» **Problem to solve**
When you answer, give every record back exactly as written.

» **Material for this exercise**
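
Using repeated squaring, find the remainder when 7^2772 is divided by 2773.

7^1 ≡ 7 (mod 2773)
7^2 ≡ 7^2 = 49 ≡ 49 (mod 2773)
7^4 ≡ 49^2 = 2401 ≡ 2401 (mod 2773)
7^8 ≡ 2401^2 = 5764801 ≡ 2507 (mod 2773)
7^16 ≡ 2507^2 = 6285049 ≡ 1431 (mod 2773)
7^32 ≡ 1431^2 = 2047761 ≡ 1287 (mod 2773)
7^64 ≡ 1287^2 = 1656369 ≡ 888 (mod 2773)
7^128 ≡ 888^2 = 788544 ≡ 1012 (mod 2773)
7^256 ≡ 1012^2 = 1024144 ≡ 907 (mod 2773)
7^512 ≡ 907^2 = 822649 ≡ 1841 (mod 2773)
7^1024 ≡ 1841^2 = 3389281 ≡ 675 (mod 2773)
7^2048 ≡ 675^2 = 455625 ≡ 853 (mod 2773)
2772 = 2048 + 512 + 128 + 64 + 16 + 4 in binary powers of 2.
So 7^2772 ≡ 853 · 1841 · 1012 · 888 · 1431 · 2401 ≡ 1521 (mod 2773).
Since 1521 ≠ 1, base 7 is a Fermat witness: 2773 is composite.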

» **Task solution**
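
Using repeated squaring, find the remainder when 7^2772 is divided by 2773.

7^1 ≡ 7 (mod 2773)
7^2 ≡ 7^2 = 49 ≡ 49 (mod 2773)
7^4 ≡ 49^2 = 2401 ≡ 2401 (mod 2773)
7^8 ≡ 2401^2 = 5764801 ≡ 2507 (mod 2773)
7^16 ≡ 2507^2 = 6285049 ≡ 1431 (mod 2773)
7^32 ≡ 1431^2 = 2047761 ≡ 1287 (mod 2773)
7^64 ≡ 1287^2 = 1656369 ≡ 888 (mod 2773)
7^128 ≡ 888^2 = 788544 ≡ 1012 (mod 2773)
7^256 ≡ 1012^2 = 1024144 ≡ 907 (mod 2773)
7^512 ≡ 907^2 = 822649 ≡ 1841 (mod 2773)
7^1024 ≡ 1841^2 = 3389281 ≡ 675 (mod 2773)
7^2048 ≡ 675^2 = 455625 ≡ 853 (mod 2773)
2772 = 2048 + 512 + 128 + 64 + 16 + 4 in binary powers of 2.
So 7^2772 ≡ 853 · 1841 · 1012 · 888 · 1431 · 2401 ≡ 1521 (mod 2773).
Since 1521 ≠ 1, base 7 is a Fermat witness: 2773 is composite.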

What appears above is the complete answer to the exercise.